→ **Data to process**:
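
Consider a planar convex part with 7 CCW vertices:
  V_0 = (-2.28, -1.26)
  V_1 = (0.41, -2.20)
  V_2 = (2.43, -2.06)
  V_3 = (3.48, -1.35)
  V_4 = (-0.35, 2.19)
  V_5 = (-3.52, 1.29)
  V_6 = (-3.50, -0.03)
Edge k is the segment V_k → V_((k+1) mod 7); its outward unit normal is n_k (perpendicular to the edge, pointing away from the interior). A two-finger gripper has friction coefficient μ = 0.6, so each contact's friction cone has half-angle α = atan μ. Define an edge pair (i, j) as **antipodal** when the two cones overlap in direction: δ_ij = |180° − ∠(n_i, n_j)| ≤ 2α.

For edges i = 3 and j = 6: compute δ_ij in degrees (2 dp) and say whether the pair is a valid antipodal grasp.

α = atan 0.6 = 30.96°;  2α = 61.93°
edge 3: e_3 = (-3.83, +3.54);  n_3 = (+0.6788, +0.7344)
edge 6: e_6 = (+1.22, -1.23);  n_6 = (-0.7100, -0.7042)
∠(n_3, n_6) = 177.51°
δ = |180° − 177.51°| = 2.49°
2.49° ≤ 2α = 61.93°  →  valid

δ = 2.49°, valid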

→ **Exercise directions**: Please restate, exactly as written, the line that holds "V_4 = (-0.35, 2.19)" and all remaining lines of the data above, and only those.

→ **Task answer**:
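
  V_4 = (-0.35, 2.19)
  V_5 = (-3.52, 1.29)
  V_6 = (-3.50, -0.03)
Edge k is the segment V_k → V_((k+1) mod 7); its outward unit normal is n_k (perpendicular to the edge, pointing away from the interior). A two-finger gripper has friction coefficient μ = 0.6, so each contact's friction cone has half-angle α = atan μ. Define an edge pair (i, j) as **antipodal** when the two cones overlap in direction: δ_ij = |180° − ∠(n_i, n_j)| ≤ 2α.

For edges i = 3 and j = 6: compute δ_ij in degrees (2 dp) and say whether the pair is a valid antipodal grasp.

α = atan 0.6 = 30.96°;  2α = 61.93°
edge 3: e_3 = (-3.83, +3.54);  n_3 = (+0.6788, +0.7344)
edge 6: e_6 = (+1.22, -1.23);  n_6 = (-0.7100, -0.7042)
∠(n_3, n_6) = 177.51°
δ = |180° − 177.51°| = 2.49°
2.49° ≤ 2α = 61.93°  →  valid

δ = 2.49°, valid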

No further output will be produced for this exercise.